--- DATA EXTRACTS Enclosed Below ---

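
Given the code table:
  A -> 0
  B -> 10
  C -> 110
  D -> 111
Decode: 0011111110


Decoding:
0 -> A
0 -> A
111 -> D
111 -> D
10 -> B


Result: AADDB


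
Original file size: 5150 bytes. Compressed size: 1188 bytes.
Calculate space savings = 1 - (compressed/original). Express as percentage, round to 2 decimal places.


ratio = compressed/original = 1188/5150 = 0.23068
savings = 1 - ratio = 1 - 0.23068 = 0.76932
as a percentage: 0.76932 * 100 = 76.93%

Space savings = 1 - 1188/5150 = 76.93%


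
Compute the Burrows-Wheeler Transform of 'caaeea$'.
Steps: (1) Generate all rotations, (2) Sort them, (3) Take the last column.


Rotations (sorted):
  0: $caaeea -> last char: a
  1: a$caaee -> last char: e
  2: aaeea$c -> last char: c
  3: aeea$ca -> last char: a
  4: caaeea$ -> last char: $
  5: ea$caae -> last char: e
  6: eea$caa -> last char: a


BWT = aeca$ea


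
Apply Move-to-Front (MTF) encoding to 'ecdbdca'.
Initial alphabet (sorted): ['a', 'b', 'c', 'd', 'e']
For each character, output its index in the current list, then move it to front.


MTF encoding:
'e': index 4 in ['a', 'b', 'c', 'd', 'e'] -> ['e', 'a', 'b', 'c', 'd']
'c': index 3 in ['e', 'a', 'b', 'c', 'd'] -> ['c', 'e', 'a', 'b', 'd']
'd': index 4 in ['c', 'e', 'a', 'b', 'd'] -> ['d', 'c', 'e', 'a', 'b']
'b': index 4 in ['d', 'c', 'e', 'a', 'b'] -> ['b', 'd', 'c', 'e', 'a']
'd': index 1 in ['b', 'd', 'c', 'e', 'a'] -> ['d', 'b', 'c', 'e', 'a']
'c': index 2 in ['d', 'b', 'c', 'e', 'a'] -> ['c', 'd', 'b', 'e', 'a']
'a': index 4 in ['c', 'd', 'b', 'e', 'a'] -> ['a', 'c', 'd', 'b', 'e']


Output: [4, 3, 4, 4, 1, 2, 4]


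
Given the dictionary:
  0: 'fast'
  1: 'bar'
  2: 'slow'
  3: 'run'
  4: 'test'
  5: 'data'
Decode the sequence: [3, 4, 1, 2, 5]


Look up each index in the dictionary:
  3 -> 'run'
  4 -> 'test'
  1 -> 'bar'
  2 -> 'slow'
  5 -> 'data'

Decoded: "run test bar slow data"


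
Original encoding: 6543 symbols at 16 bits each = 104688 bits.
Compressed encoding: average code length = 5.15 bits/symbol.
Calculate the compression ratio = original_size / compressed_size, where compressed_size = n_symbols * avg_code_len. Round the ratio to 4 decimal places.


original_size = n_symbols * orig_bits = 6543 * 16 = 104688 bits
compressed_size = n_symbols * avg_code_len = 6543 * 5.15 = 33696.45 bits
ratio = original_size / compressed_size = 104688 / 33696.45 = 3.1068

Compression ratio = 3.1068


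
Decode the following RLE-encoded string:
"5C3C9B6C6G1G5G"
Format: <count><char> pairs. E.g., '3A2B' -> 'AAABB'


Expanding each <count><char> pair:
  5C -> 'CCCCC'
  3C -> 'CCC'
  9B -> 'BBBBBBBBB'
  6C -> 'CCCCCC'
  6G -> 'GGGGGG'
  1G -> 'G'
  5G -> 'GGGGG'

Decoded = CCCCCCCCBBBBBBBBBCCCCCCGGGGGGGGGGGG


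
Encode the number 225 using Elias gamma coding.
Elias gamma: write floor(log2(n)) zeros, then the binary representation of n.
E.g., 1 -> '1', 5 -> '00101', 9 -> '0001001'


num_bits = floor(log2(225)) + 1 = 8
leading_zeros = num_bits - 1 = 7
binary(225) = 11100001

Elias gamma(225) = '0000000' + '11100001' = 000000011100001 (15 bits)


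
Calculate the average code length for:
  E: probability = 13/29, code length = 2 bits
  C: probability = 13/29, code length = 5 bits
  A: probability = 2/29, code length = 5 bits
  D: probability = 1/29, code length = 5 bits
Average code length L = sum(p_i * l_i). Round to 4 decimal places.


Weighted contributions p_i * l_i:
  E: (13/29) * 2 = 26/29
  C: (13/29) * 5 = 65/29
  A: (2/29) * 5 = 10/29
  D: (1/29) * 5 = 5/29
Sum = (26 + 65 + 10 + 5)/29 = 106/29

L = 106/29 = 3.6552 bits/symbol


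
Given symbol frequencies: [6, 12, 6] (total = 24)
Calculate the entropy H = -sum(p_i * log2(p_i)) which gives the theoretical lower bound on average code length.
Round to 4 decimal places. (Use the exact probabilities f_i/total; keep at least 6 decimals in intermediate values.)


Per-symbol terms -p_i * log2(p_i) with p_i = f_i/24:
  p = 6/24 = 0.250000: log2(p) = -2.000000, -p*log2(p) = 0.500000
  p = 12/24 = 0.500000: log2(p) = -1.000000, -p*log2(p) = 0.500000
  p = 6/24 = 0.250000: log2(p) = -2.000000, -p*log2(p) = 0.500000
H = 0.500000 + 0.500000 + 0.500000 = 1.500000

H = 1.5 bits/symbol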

--- End of Enclosed DATA EXTRACTS ---

[EXERCISE AIM]
Among the entries, how many lines contain the word "Given"? Give the number alone.

[SOLUTION BELOW]
3